(Saved data entries)

::::::

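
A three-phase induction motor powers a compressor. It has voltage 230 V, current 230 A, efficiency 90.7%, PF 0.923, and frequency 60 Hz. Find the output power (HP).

103 HP

P_in = √3·V·I·cosφ = 1.732 × 230 × 230 × 0.923 = 84568 W
P_out = η·P_in = 0.907 × 84568 = 76703 W
= 76703/746 = 103 HP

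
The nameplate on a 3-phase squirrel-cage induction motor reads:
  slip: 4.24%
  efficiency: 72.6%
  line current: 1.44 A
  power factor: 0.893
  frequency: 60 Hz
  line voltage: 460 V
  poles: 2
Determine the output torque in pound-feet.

1.52 lb·ft

P_in = √3·V·I·cosφ = 1.732 × 460 × 1.44 × 0.893 = 1025 W
P_out = η·P_in = 0.726 × 1025 = 744 W
n_s = 120×60/2 = 3600 rpm; n = 3600×(1−0.0424) = 3447 rpm
ω = 2π×3447/60 = 361 rad/s
τ = P_out/ω = 744/361 = 2.061 N·m
In lb·ft: 2.061/1.356 = 1.52 lb·ft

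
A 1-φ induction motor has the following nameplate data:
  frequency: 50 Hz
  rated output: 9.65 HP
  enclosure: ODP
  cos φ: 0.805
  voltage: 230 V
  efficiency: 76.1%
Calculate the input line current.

P_out = 9.65 × 746 = 7199 W
P_in = P_out / η = 7199 / 0.761 = 9460 W
I = P_in / (V·cosφ) = 9460 / (230 × 0.805) = 51.1 A

51.1 A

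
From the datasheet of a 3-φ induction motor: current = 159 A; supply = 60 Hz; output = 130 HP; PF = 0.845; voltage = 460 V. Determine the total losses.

10.1 kW

P_in = √3·V·I·cosφ = 1.732×460×159×0.845 = 107043 W
P_out = 130×746 = 96980 W
Losses = P_in − P_out = 107043 − 96980 = 10063 W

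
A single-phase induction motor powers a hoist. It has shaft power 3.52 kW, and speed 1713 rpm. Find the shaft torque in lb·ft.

ω = 2π × 1713/60 = 179.4 rad/s
τ = P/ω = 3520/179.4 = 19.62 N·m
In lb·ft: 19.62/1.356 = 14.5 lb·ft

14.5 lb·ft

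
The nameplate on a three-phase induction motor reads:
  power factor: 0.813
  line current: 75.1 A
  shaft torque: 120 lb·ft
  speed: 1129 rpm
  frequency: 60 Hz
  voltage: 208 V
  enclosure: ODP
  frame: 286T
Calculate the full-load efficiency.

87.4 %

τ = 120 lb·ft × 1.356 = 162.7 N·m
ω = 2π × 1129/60 = 118.2 rad/s; P_out = τω = 162.7 × 118.2 = 19231 W
P_in = √3·V_L·I_L·cosφ = 1.732 × 208 × 75.1 × 0.813 = 21996 W
η = P_out / P_in = 19231 / 21996 = 0.874 = 87.4%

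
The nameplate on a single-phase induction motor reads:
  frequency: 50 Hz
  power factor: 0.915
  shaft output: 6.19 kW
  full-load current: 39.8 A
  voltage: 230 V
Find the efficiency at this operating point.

P_out = 6.19 kW = 6190 W
P_in = V·I·cosφ = 230 × 39.8 × 0.915 = 8376 W
η = P_out / P_in = 6190 / 8376 = 0.739 = 73.9%

73.9 %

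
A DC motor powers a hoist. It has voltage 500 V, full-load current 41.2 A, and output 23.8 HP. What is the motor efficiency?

P_out = 23.8 × 746 = 17755 W
P_in = V·I = 500 × 41.2 = 20600 W
η = P_out / P_in = 17755 / 20600 = 0.862 = 86.2%

86.2 %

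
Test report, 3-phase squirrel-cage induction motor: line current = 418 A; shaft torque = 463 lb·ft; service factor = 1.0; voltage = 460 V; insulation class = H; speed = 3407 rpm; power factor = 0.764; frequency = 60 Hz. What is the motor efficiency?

88.0 %

τ = 463 lb·ft × 1.356 = 627.8 N·m
ω = 2π × 3407/60 = 356.8 rad/s; P_out = τω = 627.8 × 356.8 = 223999 W
P_in = √3·V_L·I_L·cosφ = 1.732 × 460 × 418 × 0.764 = 254434 W
η = P_out / P_in = 223999 / 254434 = 0.880 = 88.0%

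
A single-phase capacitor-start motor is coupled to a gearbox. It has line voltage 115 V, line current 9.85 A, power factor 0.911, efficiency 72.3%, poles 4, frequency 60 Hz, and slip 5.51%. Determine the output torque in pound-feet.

P_in = V·I·cosφ = 115 × 9.85 × 0.911 = 1032 W
P_out = η·P_in = 0.723 × 1032 = 746 W
n_s = 120×60/4 = 1800 rpm; n = 1800×(1−0.0551) = 1701 rpm
ω = 2π×1701/60 = 178.1 rad/s
τ = P_out/ω = 746/178.1 = 4.189 N·m
In lb·ft: 4.189/1.356 = 3.09 lb·ft

3.09 lb·ft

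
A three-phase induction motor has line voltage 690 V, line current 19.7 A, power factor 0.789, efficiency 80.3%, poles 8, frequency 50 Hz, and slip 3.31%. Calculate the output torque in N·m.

P_in = √3·V·I·cosφ = 1.732 × 690 × 19.7 × 0.789 = 18575 W
P_out = η·P_in = 0.803 × 18575 = 14916 W
n_s = 120×50/8 = 750 rpm; n = 750×(1−0.0331) = 725 rpm
ω = 2π×725/60 = 75.92 rad/s
τ = P_out/ω = 14916/75.92 = 196 N·m

196 N·m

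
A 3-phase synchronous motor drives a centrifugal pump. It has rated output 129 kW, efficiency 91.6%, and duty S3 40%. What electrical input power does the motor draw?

141 kW

P_out = 129000 W
P_in = P_out/η = 129000/0.916 = 140830 W = 141 kW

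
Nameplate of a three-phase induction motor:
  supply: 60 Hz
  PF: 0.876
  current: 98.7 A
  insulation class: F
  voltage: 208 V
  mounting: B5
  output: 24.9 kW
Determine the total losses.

P_in = √3·V·I·cosφ = 1.732×208×98.7×0.876 = 31148 W
P_out = 24900 W
Losses = P_in − P_out = 31148 − 24900 = 6248 W

6250 W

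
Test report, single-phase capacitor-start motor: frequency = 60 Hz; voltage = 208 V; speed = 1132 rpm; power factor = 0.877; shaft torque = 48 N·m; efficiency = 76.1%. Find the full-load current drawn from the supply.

ω = 2π×1132/60 = 118.5 rad/s; P_out = τω = 48 × 118.5 = 5688 W
P_in = P_out / η = 5688 / 0.761 = 7474 W
I = P_in / (V·cosφ) = 7474 / (208 × 0.877) = 41 A

41 A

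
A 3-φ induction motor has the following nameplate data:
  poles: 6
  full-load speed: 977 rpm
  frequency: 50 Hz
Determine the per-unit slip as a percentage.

n_s = 120f/p = 120×50/6 = 1000 rpm
s = (n_s − n)/n_s = (1000 − 977)/1000 = 0.0230

2.30 %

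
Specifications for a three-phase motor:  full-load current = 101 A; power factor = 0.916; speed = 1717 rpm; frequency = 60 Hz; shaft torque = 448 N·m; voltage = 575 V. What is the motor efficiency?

ω = 2π × 1717/60 = 179.8 rad/s; P_out = τω = 448 × 179.8 = 80550 W
P_in = √3·V_L·I_L·cosφ = 1.732 × 575 × 101 × 0.916 = 92137 W
η = P_out / P_in = 80550 / 92137 = 0.874 = 87.4%

87.4 %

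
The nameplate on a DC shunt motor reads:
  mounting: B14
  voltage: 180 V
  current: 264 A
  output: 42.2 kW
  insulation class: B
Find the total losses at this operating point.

P_in = V·I = 180×264 = 47520 W
P_out = 42200 W
Losses = P_in − P_out = 47520 − 42200 = 5320 W

5.32 kW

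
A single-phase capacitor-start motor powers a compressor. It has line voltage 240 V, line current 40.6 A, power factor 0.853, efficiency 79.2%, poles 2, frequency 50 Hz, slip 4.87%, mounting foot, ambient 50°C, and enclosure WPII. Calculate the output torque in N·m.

22 N·m

P_in = V·I·cosφ = 240 × 40.6 × 0.853 = 8312 W
P_out = η·P_in = 0.792 × 8312 = 6583 W
n_s = 120×50/2 = 3000 rpm; n = 3000×(1−0.0487) = 2854 rpm
ω = 2π×2854/60 = 298.9 rad/s
τ = P_out/ω = 6583/298.9 = 22 N·m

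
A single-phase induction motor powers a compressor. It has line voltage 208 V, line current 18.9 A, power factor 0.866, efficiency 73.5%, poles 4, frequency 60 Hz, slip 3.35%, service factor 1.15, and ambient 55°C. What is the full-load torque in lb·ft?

P_in = V·I·cosφ = 208 × 18.9 × 0.866 = 3404 W
P_out = η·P_in = 0.735 × 3404 = 2502 W
n_s = 120×60/4 = 1800 rpm; n = 1800×(1−0.0335) = 1740 rpm
ω = 2π×1740/60 = 182.2 rad/s
τ = P_out/ω = 2502/182.2 = 13.73 N·m
In lb·ft: 13.73/1.356 = 10.1 lb·ft

10.1 lb·ft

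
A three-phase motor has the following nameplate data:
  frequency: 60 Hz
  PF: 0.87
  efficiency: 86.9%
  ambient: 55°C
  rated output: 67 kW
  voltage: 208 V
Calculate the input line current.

P_out = 67 kW = 67000 W
P_in = P_out / η = 67000 / 0.869 = 77100 W
I_L = P_in / (√3·V_L·cosφ) = 77100 / (1.732 × 208 × 0.87) = 246 A

246 A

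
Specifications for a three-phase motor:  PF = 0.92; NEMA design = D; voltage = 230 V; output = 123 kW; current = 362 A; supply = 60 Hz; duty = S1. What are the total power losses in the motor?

9670 W

P_in = √3·V·I·cosφ = 1.732×230×362×0.92 = 132670 W
P_out = 123000 W
Losses = P_in − P_out = 132670 − 123000 = 9670 W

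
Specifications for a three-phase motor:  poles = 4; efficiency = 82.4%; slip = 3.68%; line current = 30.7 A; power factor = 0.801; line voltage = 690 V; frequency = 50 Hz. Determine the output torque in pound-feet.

118 lb·ft

P_in = √3·V·I·cosφ = 1.732 × 690 × 30.7 × 0.801 = 29388 W
P_out = η·P_in = 0.824 × 29388 = 24216 W
n_s = 120×50/4 = 1500 rpm; n = 1500×(1−0.0368) = 1445 rpm
ω = 2π×1445/60 = 151.3 rad/s
τ = P_out/ω = 24216/151.3 = 160.1 N·m
In lb·ft: 160.1/1.356 = 118 lb·ft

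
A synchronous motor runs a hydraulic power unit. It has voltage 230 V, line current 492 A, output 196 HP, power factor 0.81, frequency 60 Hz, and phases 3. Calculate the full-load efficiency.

P_out = 196 × 746 = 146216 W
P_in = √3·V_L·I_L·cosφ = 1.732 × 230 × 492 × 0.81 = 158754 W
η = P_out / P_in = 146216 / 158754 = 0.921 = 92.1%

92.1 %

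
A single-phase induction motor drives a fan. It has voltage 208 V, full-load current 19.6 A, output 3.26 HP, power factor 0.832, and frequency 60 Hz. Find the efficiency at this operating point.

P_out = 3.26 × 746 = 2432 W
P_in = V·I·cosφ = 208 × 19.6 × 0.832 = 3392 W
η = P_out / P_in = 2432 / 3392 = 0.717 = 71.7%

71.7 %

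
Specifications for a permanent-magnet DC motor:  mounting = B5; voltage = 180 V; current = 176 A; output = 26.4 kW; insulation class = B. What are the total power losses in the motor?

P_in = V·I = 180×176 = 31680 W
P_out = 26400 W
Losses = P_in − P_out = 31680 − 26400 = 5280 W

5.28 kW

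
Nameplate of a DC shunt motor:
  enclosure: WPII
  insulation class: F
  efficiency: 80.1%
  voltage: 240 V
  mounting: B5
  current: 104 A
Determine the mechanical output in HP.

26.8 HP

P_in = V·I = 240 × 104 = 24960 W
P_out = η·P_in = 0.801 × 24960 = 19993 W
= 19993/746 = 26.8 HP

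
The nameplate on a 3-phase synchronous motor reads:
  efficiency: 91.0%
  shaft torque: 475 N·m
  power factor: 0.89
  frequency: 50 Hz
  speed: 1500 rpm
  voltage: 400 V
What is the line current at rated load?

ω = 2π×1500/60 = 157.1 rad/s; P_out = τω = 475 × 157.1 = 74623 W
P_in = P_out / η = 74623 / 0.910 = 82003 W
I_L = P_in / (√3·V_L·cosφ) = 82003 / (1.732 × 400 × 0.89) = 133 A

133 A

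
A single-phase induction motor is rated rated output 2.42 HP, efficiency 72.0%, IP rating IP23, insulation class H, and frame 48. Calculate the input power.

2.51 kW

P_out = 2.42 × 746 = 1805 W
P_in = P_out/η = 1805/0.72 = 2507 W = 2.51 kW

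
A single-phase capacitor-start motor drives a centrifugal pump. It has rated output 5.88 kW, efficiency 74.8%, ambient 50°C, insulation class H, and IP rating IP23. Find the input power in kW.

P_out = 5880 W
P_in = P_out/η = 5880/0.748 = 7861 W = 7.86 kW

7.86 kW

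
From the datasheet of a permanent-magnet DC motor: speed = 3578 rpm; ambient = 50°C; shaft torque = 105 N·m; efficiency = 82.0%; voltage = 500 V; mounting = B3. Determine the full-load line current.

ω = 2π×3578/60 = 374.7 rad/s; P_out = τω = 105 × 374.7 = 39344 W
P_in = P_out / η = 39344 / 0.820 = 47980 W
I = P_in / V = 47980 / 500 = 96 A

96 A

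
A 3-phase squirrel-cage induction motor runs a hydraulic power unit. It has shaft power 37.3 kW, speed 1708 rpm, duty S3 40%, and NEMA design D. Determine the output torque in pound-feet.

ω = 2π × 1708/60 = 178.9 rad/s
τ = P/ω = 37300/178.9 = 208.5 N·m
In lb·ft: 208.5/1.356 = 154 lb·ft

154 lb·ft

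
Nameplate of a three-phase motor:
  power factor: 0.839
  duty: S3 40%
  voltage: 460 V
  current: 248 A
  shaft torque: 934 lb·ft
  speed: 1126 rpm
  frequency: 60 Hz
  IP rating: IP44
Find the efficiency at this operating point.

90.1 %

τ = 934 lb·ft × 1.356 = 1267 N·m
ω = 2π × 1126/60 = 117.9 rad/s; P_out = τω = 1267 × 117.9 = 149379 W
P_in = √3·V_L·I_L·cosφ = 1.732 × 460 × 248 × 0.839 = 165775 W
η = P_out / P_in = 149379 / 165775 = 0.901 = 90.1%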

::::::

#### THE TASK
Looking back over the data above, restate word for word the lines that begin at the line with "current: 264 A" and end at the line with "rated output: 67 kW", inclusive.

#### EXERCISE ANSWER
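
  current: 264 A
  output: 42.2 kW
  insulation class: B
Find the total losses at this operating point.

P_in = V·I = 180×264 = 47520 W
P_out = 42200 W
Losses = P_in − P_out = 47520 − 42200 = 5320 W

5.32 kW

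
A single-phase capacitor-start motor powers a compressor. It has line voltage 240 V, line current 40.6 A, power factor 0.853, efficiency 79.2%, poles 2, frequency 50 Hz, slip 4.87%, mounting foot, ambient 50°C, and enclosure WPII. Calculate the output torque in N·m.

22 N·m

P_in = V·I·cosφ = 240 × 40.6 × 0.853 = 8312 W
P_out = η·P_in = 0.792 × 8312 = 6583 W
n_s = 120×50/2 = 3000 rpm; n = 3000×(1−0.0487) = 2854 rpm
ω = 2π×2854/60 = 298.9 rad/s
τ = P_out/ω = 6583/298.9 = 22 N·m

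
A single-phase induction motor powers a compressor. It has line voltage 208 V, line current 18.9 A, power factor 0.866, efficiency 73.5%, poles 4, frequency 60 Hz, slip 3.35%, service factor 1.15, and ambient 55°C. What is the full-load torque in lb·ft?

P_in = V·I·cosφ = 208 × 18.9 × 0.866 = 3404 W
P_out = η·P_in = 0.735 × 3404 = 2502 W
n_s = 120×60/4 = 1800 rpm; n = 1800×(1−0.0335) = 1740 rpm
ω = 2π×1740/60 = 182.2 rad/s
τ = P_out/ω = 2502/182.2 = 13.73 N·m
In lb·ft: 13.73/1.356 = 10.1 lb·ft

10.1 lb·ft

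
A three-phase motor has the following nameplate data:
  frequency: 60 Hz
  PF: 0.87
  efficiency: 86.9%
  ambient: 55°C
  rated output: 67 kW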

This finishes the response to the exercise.